**TASK DETAILS**
Write the records out once more. Leave each line exactly as given.

**SUPPLIED RECORDS**
==============================

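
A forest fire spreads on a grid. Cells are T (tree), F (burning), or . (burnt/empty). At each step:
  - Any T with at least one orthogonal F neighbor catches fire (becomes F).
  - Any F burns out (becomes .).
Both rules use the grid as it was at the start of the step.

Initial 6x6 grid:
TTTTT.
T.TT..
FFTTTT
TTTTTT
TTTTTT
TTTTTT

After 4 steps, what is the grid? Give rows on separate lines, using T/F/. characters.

Step 1: 4 trees catch fire, 2 burn out
  TTTTT.
  F.TT..
  ..FTTT
  FFTTTT
  TTTTTT
  TTTTTT
Step 2: 6 trees catch fire, 4 burn out
  FTTTT.
  ..FT..
  ...FTT
  ..FTTT
  FFTTTT
  TTTTTT
Step 3: 8 trees catch fire, 6 burn out
  .FFTT.
  ...F..
  ....FT
  ...FTT
  ..FTTT
  FFTTTT
Step 4: 5 trees catch fire, 8 burn out
  ...FT.
  ......
  .....F
  ....FT
  ...FTT
  ..FTTT

...FT.
......
.....F
....FT
...FTT
..FTTT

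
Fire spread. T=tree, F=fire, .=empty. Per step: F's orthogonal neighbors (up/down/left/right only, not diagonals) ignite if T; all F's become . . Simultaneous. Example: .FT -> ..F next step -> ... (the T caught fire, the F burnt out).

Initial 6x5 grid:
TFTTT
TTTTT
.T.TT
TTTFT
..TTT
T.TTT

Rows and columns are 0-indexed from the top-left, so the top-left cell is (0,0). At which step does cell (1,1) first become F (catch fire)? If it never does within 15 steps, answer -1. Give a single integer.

Step 1: cell (1,1)='F' (+7 fires, +2 burnt)
  -> target ignites at step 1
Step 2: cell (1,1)='.' (+10 fires, +7 burnt)
Step 3: cell (1,1)='.' (+5 fires, +10 burnt)
Step 4: cell (1,1)='.' (+0 fires, +5 burnt)
  fire out at step 4

1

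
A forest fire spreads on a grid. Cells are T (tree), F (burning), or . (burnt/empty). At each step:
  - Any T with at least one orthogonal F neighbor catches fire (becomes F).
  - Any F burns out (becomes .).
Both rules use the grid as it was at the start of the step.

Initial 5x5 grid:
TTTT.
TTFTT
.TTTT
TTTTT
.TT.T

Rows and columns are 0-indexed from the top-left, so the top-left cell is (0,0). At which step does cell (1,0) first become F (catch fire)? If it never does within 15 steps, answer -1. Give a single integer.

Step 1: cell (1,0)='T' (+4 fires, +1 burnt)
Step 2: cell (1,0)='F' (+7 fires, +4 burnt)
  -> target ignites at step 2
Step 3: cell (1,0)='.' (+5 fires, +7 burnt)
Step 4: cell (1,0)='.' (+3 fires, +5 burnt)
Step 5: cell (1,0)='.' (+1 fires, +3 burnt)
Step 6: cell (1,0)='.' (+0 fires, +1 burnt)
  fire out at step 6

2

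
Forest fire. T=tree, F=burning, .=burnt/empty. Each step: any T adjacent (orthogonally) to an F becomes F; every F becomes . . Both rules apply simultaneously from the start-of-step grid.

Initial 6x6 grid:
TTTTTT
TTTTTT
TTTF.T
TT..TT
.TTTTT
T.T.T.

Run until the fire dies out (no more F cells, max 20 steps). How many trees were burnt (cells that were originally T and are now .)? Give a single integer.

Step 1: +2 fires, +1 burnt (F count now 2)
Step 2: +4 fires, +2 burnt (F count now 4)
Step 3: +6 fires, +4 burnt (F count now 6)
Step 4: +6 fires, +6 burnt (F count now 6)
Step 5: +3 fires, +6 burnt (F count now 3)
Step 6: +4 fires, +3 burnt (F count now 4)
Step 7: +1 fires, +4 burnt (F count now 1)
Step 8: +1 fires, +1 burnt (F count now 1)
Step 9: +0 fires, +1 burnt (F count now 0)
Fire out after step 9
Initially T: 28, now '.': 35
Total burnt (originally-T cells now '.'): 27

Answer: 27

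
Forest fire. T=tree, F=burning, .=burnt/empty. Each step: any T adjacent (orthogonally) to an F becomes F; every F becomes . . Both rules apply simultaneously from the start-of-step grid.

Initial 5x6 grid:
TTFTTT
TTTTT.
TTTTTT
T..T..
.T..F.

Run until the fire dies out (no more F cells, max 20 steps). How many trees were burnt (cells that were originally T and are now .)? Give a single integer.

Step 1: +3 fires, +2 burnt (F count now 3)
Step 2: +5 fires, +3 burnt (F count now 5)
Step 3: +5 fires, +5 burnt (F count now 5)
Step 4: +3 fires, +5 burnt (F count now 3)
Step 5: +2 fires, +3 burnt (F count now 2)
Step 6: +0 fires, +2 burnt (F count now 0)
Fire out after step 6
Initially T: 19, now '.': 29
Total burnt (originally-T cells now '.'): 18

Answer: 18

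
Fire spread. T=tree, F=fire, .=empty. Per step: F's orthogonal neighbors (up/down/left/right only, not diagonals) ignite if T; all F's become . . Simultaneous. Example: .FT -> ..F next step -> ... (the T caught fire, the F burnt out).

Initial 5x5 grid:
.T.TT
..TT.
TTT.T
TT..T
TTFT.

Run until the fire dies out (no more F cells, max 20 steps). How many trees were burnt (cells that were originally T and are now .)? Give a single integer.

Answer: 12

Derivation:
Step 1: +2 fires, +1 burnt (F count now 2)
Step 2: +2 fires, +2 burnt (F count now 2)
Step 3: +2 fires, +2 burnt (F count now 2)
Step 4: +2 fires, +2 burnt (F count now 2)
Step 5: +1 fires, +2 burnt (F count now 1)
Step 6: +1 fires, +1 burnt (F count now 1)
Step 7: +1 fires, +1 burnt (F count now 1)
Step 8: +1 fires, +1 burnt (F count now 1)
Step 9: +0 fires, +1 burnt (F count now 0)
Fire out after step 9
Initially T: 15, now '.': 22
Total burnt (originally-T cells now '.'): 12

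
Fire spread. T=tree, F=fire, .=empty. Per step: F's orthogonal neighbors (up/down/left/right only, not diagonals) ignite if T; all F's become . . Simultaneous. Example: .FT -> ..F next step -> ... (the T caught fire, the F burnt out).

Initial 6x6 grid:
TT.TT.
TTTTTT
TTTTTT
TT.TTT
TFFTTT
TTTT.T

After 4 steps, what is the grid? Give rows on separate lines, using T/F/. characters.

Step 1: 5 trees catch fire, 2 burn out
  TT.TT.
  TTTTTT
  TTTTTT
  TF.TTT
  F..FTT
  TFFT.T
Step 2: 6 trees catch fire, 5 burn out
  TT.TT.
  TTTTTT
  TFTTTT
  F..FTT
  ....FT
  F..F.T
Step 3: 6 trees catch fire, 6 burn out
  TT.TT.
  TFTTTT
  F.FFTT
  ....FT
  .....F
  .....T
Step 4: 7 trees catch fire, 6 burn out
  TF.TT.
  F.FFTT
  ....FT
  .....F
  ......
  .....F

TF.TT.
F.FFTT
....FT
.....F
......
.....F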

==============================

**WRITTEN RESPONSE**
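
A forest fire spreads on a grid. Cells are T (tree), F (burning), or . (burnt/empty). At each step:
  - Any T with at least one orthogonal F neighbor catches fire (becomes F).
  - Any F burns out (becomes .).
Both rules use the grid as it was at the start of the step.

Initial 6x6 grid:
TTTTT.
T.TT..
FFTTTT
TTTTTT
TTTTTT
TTTTTT

After 4 steps, what is the grid? Give rows on separate lines, using T/F/. characters.

Step 1: 4 trees catch fire, 2 burn out
  TTTTT.
  F.TT..
  ..FTTT
  FFTTTT
  TTTTTT
  TTTTTT
Step 2: 6 trees catch fire, 4 burn out
  FTTTT.
  ..FT..
  ...FTT
  ..FTTT
  FFTTTT
  TTTTTT
Step 3: 8 trees catch fire, 6 burn out
  .FFTT.
  ...F..
  ....FT
  ...FTT
  ..FTTT
  FFTTTT
Step 4: 5 trees catch fire, 8 burn out
  ...FT.
  ......
  .....F
  ....FT
  ...FTT
  ..FTTT

...FT.
......
.....F
....FT
...FTT
..FTTT

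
Fire spread. T=tree, F=fire, .=empty. Per step: F's orthogonal neighbors (up/down/left/right only, not diagonals) ignite if T; all F's become . . Simultaneous. Example: .FT -> ..F next step -> ... (the T caught fire, the F burnt out).

Initial 6x5 grid:
TFTTT
TTTTT
.T.TT
TTTFT
..TTT
T.TTT

Rows and columns are 0-indexed from the top-left, so the top-left cell is (0,0). At which step does cell (1,1) first become F (catch fire)? If it never does within 15 steps, answer -1. Give a single integer.

Step 1: cell (1,1)='F' (+7 fires, +2 burnt)
  -> target ignites at step 1
Step 2: cell (1,1)='.' (+10 fires, +7 burnt)
Step 3: cell (1,1)='.' (+5 fires, +10 burnt)
Step 4: cell (1,1)='.' (+0 fires, +5 burnt)
  fire out at step 4

1

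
A forest fire spreads on a grid. Cells are T (tree), F (burning), or . (burnt/empty). At each step:
  - Any T with at least one orthogonal F neighbor catches fire (becomes F).
  - Any F burns out (becomes .).
Both rules use the grid as it was at the start of the step.

Initial 5x5 grid:
TTTT.
TTFTT
.TTTT
TTTTT
.TT.T

Rows and columns are 0-indexed from the top-left, so the top-left cell is (0,0). At which step does cell (1,0) first become F (catch fire)? If it never does within 15 steps, answer -1. Give a single integer.

Step 1: cell (1,0)='T' (+4 fires, +1 burnt)
Step 2: cell (1,0)='F' (+7 fires, +4 burnt)
  -> target ignites at step 2
Step 3: cell (1,0)='.' (+5 fires, +7 burnt)
Step 4: cell (1,0)='.' (+3 fires, +5 burnt)
Step 5: cell (1,0)='.' (+1 fires, +3 burnt)
Step 6: cell (1,0)='.' (+0 fires, +1 burnt)
  fire out at step 6

2

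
Forest fire. T=tree, F=burning, .=burnt/empty. Each step: any T adjacent (orthogonally) to an F becomes F; every F becomes . . Both rules apply simultaneously from the start-of-step grid.

Initial 6x6 grid:
TTTTTT
TTTTTT
TTTF.T
TT..TT
.TTTTT
T.T.T.

Run until the fire dies out (no more F cells, max 20 steps). How many trees were burnt (cells that were originally T and are now .)? Give a single integer.

Step 1: +2 fires, +1 burnt (F count now 2)
Step 2: +4 fires, +2 burnt (F count now 4)
Step 3: +6 fires, +4 burnt (F count now 6)
Step 4: +6 fires, +6 burnt (F count now 6)
Step 5: +3 fires, +6 burnt (F count now 3)
Step 6: +4 fires, +3 burnt (F count now 4)
Step 7: +1 fires, +4 burnt (F count now 1)
Step 8: +1 fires, +1 burnt (F count now 1)
Step 9: +0 fires, +1 burnt (F count now 0)
Fire out after step 9
Initially T: 28, now '.': 35
Total burnt (originally-T cells now '.'): 27

Answer: 27

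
Forest fire. T=tree, F=burning, .=burnt/empty. Each step: any T adjacent (orthogonally) to an F becomes F; every F becomes . . Both rules apply simultaneously from the start-of-step grid.

Initial 5x6 grid:
TTFTTT
TTTTT.
TTTTTT
T..T..
.T..F.

Run until the fire dies out (no more F cells, max 20 steps). How many trees were burnt (cells that were originally T and are now .)? Give a single integer.

Step 1: +3 fires, +2 burnt (F count now 3)
Step 2: +5 fires, +3 burnt (F count now 5)
Step 3: +5 fires, +5 burnt (F count now 5)
Step 4: +3 fires, +5 burnt (F count now 3)
Step 5: +2 fires, +3 burnt (F count now 2)
Step 6: +0 fires, +2 burnt (F count now 0)
Fire out after step 6
Initially T: 19, now '.': 29
Total burnt (originally-T cells now '.'): 18

Answer: 18

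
Fire spread. T=tree, F=fire, .=empty. Per step: F's orthogonal neighbors (up/down/left/right only, not diagonals) ignite if T; all F's become . . Simultaneous. Example: .FT -> ..F next step -> ... (the T caught fire, the F burnt out).

Initial 5x5 grid:
.T.TT
..TT.
TTT.T
TT..T
TTFT.

Run until the fire dies out (no more F cells, max 20 steps). How many trees were burnt (cells that were originally T and are now .)? Give a single integer.

Answer: 12

Derivation:
Step 1: +2 fires, +1 burnt (F count now 2)
Step 2: +2 fires, +2 burnt (F count now 2)
Step 3: +2 fires, +2 burnt (F count now 2)
Step 4: +2 fires, +2 burnt (F count now 2)
Step 5: +1 fires, +2 burnt (F count now 1)
Step 6: +1 fires, +1 burnt (F count now 1)
Step 7: +1 fires, +1 burnt (F count now 1)
Step 8: +1 fires, +1 burnt (F count now 1)
Step 9: +0 fires, +1 burnt (F count now 0)
Fire out after step 9
Initially T: 15, now '.': 22
Total burnt (originally-T cells now '.'): 12

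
Fire spread. T=tree, F=fire, .=empty. Per step: F's orthogonal neighbors (up/down/left/right only, not diagonals) ignite if T; all F's become . . Simultaneous. Example: .FT -> ..F next step -> ... (the T caught fire, the F burnt out).

Initial 6x6 grid:
TT.TT.
TTTTTT
TTTTTT
TT.TTT
TFFTTT
TTTT.T

After 4 steps, what is the grid? Give rows on separate lines, using T/F/. characters.

Step 1: 5 trees catch fire, 2 burn out
  TT.TT.
  TTTTTT
  TTTTTT
  TF.TTT
  F..FTT
  TFFT.T
Step 2: 6 trees catch fire, 5 burn out
  TT.TT.
  TTTTTT
  TFTTTT
  F..FTT
  ....FT
  F..F.T
Step 3: 6 trees catch fire, 6 burn out
  TT.TT.
  TFTTTT
  F.FFTT
  ....FT
  .....F
  .....T
Step 4: 7 trees catch fire, 6 burn out
  TF.TT.
  F.FFTT
  ....FT
  .....F
  ......
  .....F

TF.TT.
F.FFTT
....FT
.....F
......
.....F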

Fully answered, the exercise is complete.